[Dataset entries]
#####
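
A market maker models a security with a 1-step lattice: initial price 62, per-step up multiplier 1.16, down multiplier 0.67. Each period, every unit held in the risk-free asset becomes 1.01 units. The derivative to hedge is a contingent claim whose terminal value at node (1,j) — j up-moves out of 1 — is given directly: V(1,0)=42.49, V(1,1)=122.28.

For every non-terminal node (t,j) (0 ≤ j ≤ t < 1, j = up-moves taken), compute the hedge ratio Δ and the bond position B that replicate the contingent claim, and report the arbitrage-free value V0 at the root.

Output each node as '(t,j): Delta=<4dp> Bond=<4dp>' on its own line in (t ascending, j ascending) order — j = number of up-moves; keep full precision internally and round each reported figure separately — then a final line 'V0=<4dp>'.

(0,0): Delta=2.6264 Bond=-65.9511
V0=96.8856

No-arbitrage ⇒ martingale measure with p* = (R−d)/(u−d) = 0.6939.
Terminal values V(1,·): V(1,0)=42.4900, V(1,1)=122.2800
  t=0,j=0: stock 62.0000 → up 71.9200 (V=122.2800), down 41.5400 (V=42.4900). Price 96.8856; hedge Δ=2.6264, bond B=-65.9511.
The time-0 hedge costs 96.8856, which is the no-arbitrage price.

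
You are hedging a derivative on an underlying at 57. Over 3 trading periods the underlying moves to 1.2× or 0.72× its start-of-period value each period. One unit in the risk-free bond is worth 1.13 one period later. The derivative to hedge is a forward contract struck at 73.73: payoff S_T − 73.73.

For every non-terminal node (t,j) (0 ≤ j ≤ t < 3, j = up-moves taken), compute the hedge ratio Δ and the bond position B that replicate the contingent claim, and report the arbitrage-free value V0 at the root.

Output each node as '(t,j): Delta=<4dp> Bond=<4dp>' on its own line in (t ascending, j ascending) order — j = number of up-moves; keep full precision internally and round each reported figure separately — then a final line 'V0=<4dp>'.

(0,0): Delta=1.0000 Bond=-51.0986
(1,0): Delta=1.0000 Bond=-57.7414
(1,1): Delta=1.0000 Bond=-57.7414
(2,0): Delta=1.0000 Bond=-65.2478
(2,1): Delta=1.0000 Bond=-65.2478
(2,2): Delta=1.0000 Bond=-65.2478
V0=5.9014

Risk-neutral probability p* = (R−d)/(u−d) = (1.13−0.72)/(1.2−0.72) = 0.8542.
Terminal payoffs: V(3,0)=-52.4549, V(3,1)=-38.2714, V(3,2)=-14.6324, V(3,3)=24.7660
(2,0): S=29.5488. Δ = (V_up−V_dn)/(S_up−S_dn) = (-38.2714−-52.4549)/(35.4586−21.2751) = 1.0000. V = [p*·-38.2714 + (1−p*)·-52.4549]/1.13 = -35.6990. B = V − Δ·S = -65.2478.
(2,1): S=49.2480. Δ = (V_up−V_dn)/(S_up−S_dn) = (-14.6324−-38.2714)/(59.0976−35.4586) = 1.0000. V = [p*·-14.6324 + (1−p*)·-38.2714]/1.13 = -15.9998. B = V − Δ·S = -65.2478.
(2,2): S=82.0800. Δ = (V_up−V_dn)/(S_up−S_dn) = (24.7660−-14.6324)/(98.4960−59.0976) = 1.0000. V = [p*·24.7660 + (1−p*)·-14.6324]/1.13 = 16.8322. B = V − Δ·S = -65.2478.
(1,0): S=41.0400. Δ = (V_up−V_dn)/(S_up−S_dn) = (-15.9998−-35.6990)/(49.2480−29.5488) = 1.0000. V = [p*·-15.9998 + (1−p*)·-35.6990]/1.13 = -16.7014. B = V − Δ·S = -57.7414.
(1,1): S=68.4000. Δ = (V_up−V_dn)/(S_up−S_dn) = (16.8322−-15.9998)/(82.0800−49.2480) = 1.0000. V = [p*·16.8322 + (1−p*)·-15.9998]/1.13 = 10.6586. B = V − Δ·S = -57.7414.
(0,0): S=57.0000. Δ = (V_up−V_dn)/(S_up−S_dn) = (10.6586−-16.7014)/(68.4000−41.0400) = 1.0000. V = [p*·10.6586 + (1−p*)·-16.7014]/1.13 = 5.9014. B = V − Δ·S = -51.0986.
Self-financing check: at every node Δ·S+B equals the discounted successor values.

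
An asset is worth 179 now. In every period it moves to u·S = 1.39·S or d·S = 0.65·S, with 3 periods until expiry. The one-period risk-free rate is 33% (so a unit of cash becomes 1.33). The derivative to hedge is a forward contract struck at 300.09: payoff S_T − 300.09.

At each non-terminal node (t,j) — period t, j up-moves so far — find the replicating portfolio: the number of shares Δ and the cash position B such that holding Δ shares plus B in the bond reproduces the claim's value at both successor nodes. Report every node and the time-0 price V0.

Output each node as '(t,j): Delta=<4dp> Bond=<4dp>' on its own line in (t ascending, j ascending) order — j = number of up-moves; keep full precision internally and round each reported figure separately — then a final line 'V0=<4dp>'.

No-arbitrage ⇒ martingale measure with p* = (R−d)/(u−d) = 0.9189.
Terminal payoffs: V(3,0)=-250.9321, V(3,1)=-194.9678, V(3,2)=-75.2902, V(3,3)=180.6358
(2,0): S=75.6275. Δ = (V_up−V_dn)/(S_up−S_dn) = (-194.9678−-250.9321)/(105.1222−49.1579) = 1.0000. V = [p*·-194.9678 + (1−p*)·-250.9321]/1.33 = -150.0041. B = V − Δ·S = -225.6316.
(2,1): S=161.7265. Δ = (V_up−V_dn)/(S_up−S_dn) = (-75.2902−-194.9678)/(224.7998−105.1222) = 1.0000. V = [p*·-75.2902 + (1−p*)·-194.9678]/1.33 = -63.9051. B = V − Δ·S = -225.6316.
(2,2): S=345.8459. Δ = (V_up−V_dn)/(S_up−S_dn) = (180.6358−-75.2902)/(480.7258−224.7998) = 1.0000. V = [p*·180.6358 + (1−p*)·-75.2902]/1.33 = 120.2143. B = V − Δ·S = -225.6316.
(1,0): S=116.3500. Δ = (V_up−V_dn)/(S_up−S_dn) = (-63.9051−-150.0041)/(161.7265−75.6275) = 1.0000. V = [p*·-63.9051 + (1−p*)·-150.0041]/1.33 = -53.2978. B = V − Δ·S = -169.6478.
(1,1): S=248.8100. Δ = (V_up−V_dn)/(S_up−S_dn) = (120.2143−-63.9051)/(345.8459−161.7265) = 1.0000. V = [p*·120.2143 + (1−p*)·-63.9051]/1.33 = 79.1622. B = V − Δ·S = -169.6478.
(0,0): S=179.0000. Δ = (V_up−V_dn)/(S_up−S_dn) = (79.1622−-53.2978)/(248.8100−116.3500) = 1.0000. V = [p*·79.1622 + (1−p*)·-53.2978]/1.33 = 51.4453. B = V − Δ·S = -127.5547.
Root portfolio cost Δ·179+B reproduces V0=51.4453.

(0,0): Delta=1.0000 Bond=-127.5547
(1,0): Delta=1.0000 Bond=-169.6478
(1,1): Delta=1.0000 Bond=-169.6478
(2,0): Delta=1.0000 Bond=-225.6316
(2,1): Delta=1.0000 Bond=-225.6316
(2,2): Delta=1.0000 Bond=-225.6316
V0=51.4453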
#####
• _TASK OBJECTIVE_
Could you reproduce all the records exactly?

• _SOLUTION TO THIS TASK_
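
A market maker models a security with a 1-step lattice: initial price 62, per-step up multiplier 1.16, down multiplier 0.67. Each period, every unit held in the risk-free asset becomes 1.01 units. The derivative to hedge is a contingent claim whose terminal value at node (1,j) — j up-moves out of 1 — is given directly: V(1,0)=42.49, V(1,1)=122.28.

For every non-terminal node (t,j) (0 ≤ j ≤ t < 1, j = up-moves taken), compute the hedge ratio Δ and the bond position B that replicate the contingent claim, and report the arbitrage-free value V0 at the root.

Output each node as '(t,j): Delta=<4dp> Bond=<4dp>' on its own line in (t ascending, j ascending) order — j = number of up-moves; keep full precision internally and round each reported figure separately — then a final line 'V0=<4dp>'.

(0,0): Delta=2.6264 Bond=-65.9511
V0=96.8856

No-arbitrage ⇒ martingale measure with p* = (R−d)/(u−d) = 0.6939.
Terminal values V(1,·): V(1,0)=42.4900, V(1,1)=122.2800
  t=0,j=0: stock 62.0000 → up 71.9200 (V=122.2800), down 41.5400 (V=42.4900). Price 96.8856; hedge Δ=2.6264, bond B=-65.9511.
The time-0 hedge costs 96.8856, which is the no-arbitrage price.

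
You are hedging a derivative on an underlying at 57. Over 3 trading periods the underlying moves to 1.2× or 0.72× its start-of-period value each period. One unit in the risk-free bond is worth 1.13 one period later. The derivative to hedge is a forward contract struck at 73.73: payoff S_T − 73.73.

For every non-terminal node (t,j) (0 ≤ j ≤ t < 3, j = up-moves taken), compute the hedge ratio Δ and the bond position B that replicate the contingent claim, and report the arbitrage-free value V0 at the root.

Output each node as '(t,j): Delta=<4dp> Bond=<4dp>' on its own line in (t ascending, j ascending) order — j = number of up-moves; keep full precision internally and round each reported figure separately — then a final line 'V0=<4dp>'.

(0,0): Delta=1.0000 Bond=-51.0986
(1,0): Delta=1.0000 Bond=-57.7414
(1,1): Delta=1.0000 Bond=-57.7414
(2,0): Delta=1.0000 Bond=-65.2478
(2,1): Delta=1.0000 Bond=-65.2478
(2,2): Delta=1.0000 Bond=-65.2478
V0=5.9014

Risk-neutral probability p* = (R−d)/(u−d) = (1.13−0.72)/(1.2−0.72) = 0.8542.
Terminal payoffs: V(3,0)=-52.4549, V(3,1)=-38.2714, V(3,2)=-14.6324, V(3,3)=24.7660
(2,0): S=29.5488. Δ = (V_up−V_dn)/(S_up−S_dn) = (-38.2714−-52.4549)/(35.4586−21.2751) = 1.0000. V = [p*·-38.2714 + (1−p*)·-52.4549]/1.13 = -35.6990. B = V − Δ·S = -65.2478.
(2,1): S=49.2480. Δ = (V_up−V_dn)/(S_up−S_dn) = (-14.6324−-38.2714)/(59.0976−35.4586) = 1.0000. V = [p*·-14.6324 + (1−p*)·-38.2714]/1.13 = -15.9998. B = V − Δ·S = -65.2478.
(2,2): S=82.0800. Δ = (V_up−V_dn)/(S_up−S_dn) = (24.7660−-14.6324)/(98.4960−59.0976) = 1.0000. V = [p*·24.7660 + (1−p*)·-14.6324]/1.13 = 16.8322. B = V − Δ·S = -65.2478.
(1,0): S=41.0400. Δ = (V_up−V_dn)/(S_up−S_dn) = (-15.9998−-35.6990)/(49.2480−29.5488) = 1.0000. V = [p*·-15.9998 + (1−p*)·-35.6990]/1.13 = -16.7014. B = V − Δ·S = -57.7414.
(1,1): S=68.4000. Δ = (V_up−V_dn)/(S_up−S_dn) = (16.8322−-15.9998)/(82.0800−49.2480) = 1.0000. V = [p*·16.8322 + (1−p*)·-15.9998]/1.13 = 10.6586. B = V − Δ·S = -57.7414.
(0,0): S=57.0000. Δ = (V_up−V_dn)/(S_up−S_dn) = (10.6586−-16.7014)/(68.4000−41.0400) = 1.0000. V = [p*·10.6586 + (1−p*)·-16.7014]/1.13 = 5.9014. B = V − Δ·S = -51.0986.
Self-financing check: at every node Δ·S+B equals the discounted successor values.

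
An asset is worth 179 now. In every period it moves to u·S = 1.39·S or d·S = 0.65·S, with 3 periods until expiry. The one-period risk-free rate is 33% (so a unit of cash becomes 1.33). The derivative to hedge is a forward contract struck at 300.09: payoff S_T − 300.09.

At each non-terminal node (t,j) — period t, j up-moves so far — find the replicating portfolio: the number of shares Δ and the cash position B such that holding Δ shares plus B in the bond reproduces the claim's value at both successor nodes. Report every node and the time-0 price V0.

Output each node as '(t,j): Delta=<4dp> Bond=<4dp>' on its own line in (t ascending, j ascending) order — j = number of up-moves; keep full precision internally and round each reported figure separately — then a final line 'V0=<4dp>'.

No-arbitrage ⇒ martingale measure with p* = (R−d)/(u−d) = 0.9189.
Terminal payoffs: V(3,0)=-250.9321, V(3,1)=-194.9678, V(3,2)=-75.2902, V(3,3)=180.6358
(2,0): S=75.6275. Δ = (V_up−V_dn)/(S_up−S_dn) = (-194.9678−-250.9321)/(105.1222−49.1579) = 1.0000. V = [p*·-194.9678 + (1−p*)·-250.9321]/1.33 = -150.0041. B = V − Δ·S = -225.6316.
(2,1): S=161.7265. Δ = (V_up−V_dn)/(S_up−S_dn) = (-75.2902−-194.9678)/(224.7998−105.1222) = 1.0000. V = [p*·-75.2902 + (1−p*)·-194.9678]/1.33 = -63.9051. B = V − Δ·S = -225.6316.
(2,2): S=345.8459. Δ = (V_up−V_dn)/(S_up−S_dn) = (180.6358−-75.2902)/(480.7258−224.7998) = 1.0000. V = [p*·180.6358 + (1−p*)·-75.2902]/1.33 = 120.2143. B = V − Δ·S = -225.6316.
(1,0): S=116.3500. Δ = (V_up−V_dn)/(S_up−S_dn) = (-63.9051−-150.0041)/(161.7265−75.6275) = 1.0000. V = [p*·-63.9051 + (1−p*)·-150.0041]/1.33 = -53.2978. B = V − Δ·S = -169.6478.
(1,1): S=248.8100. Δ = (V_up−V_dn)/(S_up−S_dn) = (120.2143−-63.9051)/(345.8459−161.7265) = 1.0000. V = [p*·120.2143 + (1−p*)·-63.9051]/1.33 = 79.1622. B = V − Δ·S = -169.6478.
(0,0): S=179.0000. Δ = (V_up−V_dn)/(S_up−S_dn) = (79.1622−-53.2978)/(248.8100−116.3500) = 1.0000. V = [p*·79.1622 + (1−p*)·-53.2978]/1.33 = 51.4453. B = V − Δ·S = -127.5547.
Root portfolio cost Δ·179+B reproduces V0=51.4453.

(0,0): Delta=1.0000 Bond=-127.5547
(1,0): Delta=1.0000 Bond=-169.6478
(1,1): Delta=1.0000 Bond=-169.6478
(2,0): Delta=1.0000 Bond=-225.6316
(2,1): Delta=1.0000 Bond=-225.6316
(2,2): Delta=1.0000 Bond=-225.6316
V0=51.4453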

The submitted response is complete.